=== Begin Enclosure ===

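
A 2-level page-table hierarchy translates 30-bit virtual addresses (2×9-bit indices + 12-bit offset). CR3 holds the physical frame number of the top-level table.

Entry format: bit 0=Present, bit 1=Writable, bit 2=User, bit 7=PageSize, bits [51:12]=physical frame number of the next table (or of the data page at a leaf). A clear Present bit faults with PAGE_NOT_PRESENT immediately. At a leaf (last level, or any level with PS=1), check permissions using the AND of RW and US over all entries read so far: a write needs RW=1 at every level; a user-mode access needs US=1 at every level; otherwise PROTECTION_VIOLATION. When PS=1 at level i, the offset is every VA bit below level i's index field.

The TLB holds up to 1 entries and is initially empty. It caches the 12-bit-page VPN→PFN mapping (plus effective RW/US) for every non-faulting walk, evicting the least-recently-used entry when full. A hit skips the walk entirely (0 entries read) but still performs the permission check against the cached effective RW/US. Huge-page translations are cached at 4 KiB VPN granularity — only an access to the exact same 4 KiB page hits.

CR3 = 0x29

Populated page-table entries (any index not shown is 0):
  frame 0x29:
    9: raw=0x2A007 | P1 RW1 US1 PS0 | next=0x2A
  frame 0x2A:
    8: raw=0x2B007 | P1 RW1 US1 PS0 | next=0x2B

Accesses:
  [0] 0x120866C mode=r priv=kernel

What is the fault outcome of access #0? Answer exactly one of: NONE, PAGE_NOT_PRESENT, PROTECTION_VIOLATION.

Trace:
#0 VA=0x120866C (r,kernel):
  [0] read 0x29 idx=9: raw=0x2A007 flags P=1 W=1 U=1 S=0
  [1] read 0x2A idx=8: raw=0x2B007 flags P=1 W=1 U=1 S=0
  ⇒ phys 0x2B66C  [2 reads]

Access #0 fault: NONE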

=== End Enclosure ===

» What is being asked:
Beginning with the line that holds "The TLB holds" and ending with the last line of the data, copy each line exactly and add nothing.

» Expected answer:
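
The TLB holds up to 1 entries and is initially empty. It caches the 12-bit-page VPN→PFN mapping (plus effective RW/US) for every non-faulting walk, evicting the least-recently-used entry when full. A hit skips the walk entirely (0 entries read) but still performs the permission check against the cached effective RW/US. Huge-page translations are cached at 4 KiB VPN granularity — only an access to the exact same 4 KiB page hits.

CR3 = 0x29

Populated page-table entries (any index not shown is 0):
  frame 0x29:
    9: raw=0x2A007 | P1 RW1 US1 PS0 | next=0x2A
  frame 0x2A:
    8: raw=0x2B007 | P1 RW1 US1 PS0 | next=0x2B

Accesses:
  [0] 0x120866C mode=r priv=kernel

What is the fault outcome of access #0? Answer exactly one of: NONE, PAGE_NOT_PRESENT, PROTECTION_VIOLATION.

Trace:
#0 VA=0x120866C (r,kernel):
  [0] read 0x29 idx=9: raw=0x2A007 flags P=1 W=1 U=1 S=0
  [1] read 0x2A idx=8: raw=0x2B007 flags P=1 W=1 U=1 S=0
  ⇒ phys 0x2B66C  [2 reads]

Access #0 fault: NONE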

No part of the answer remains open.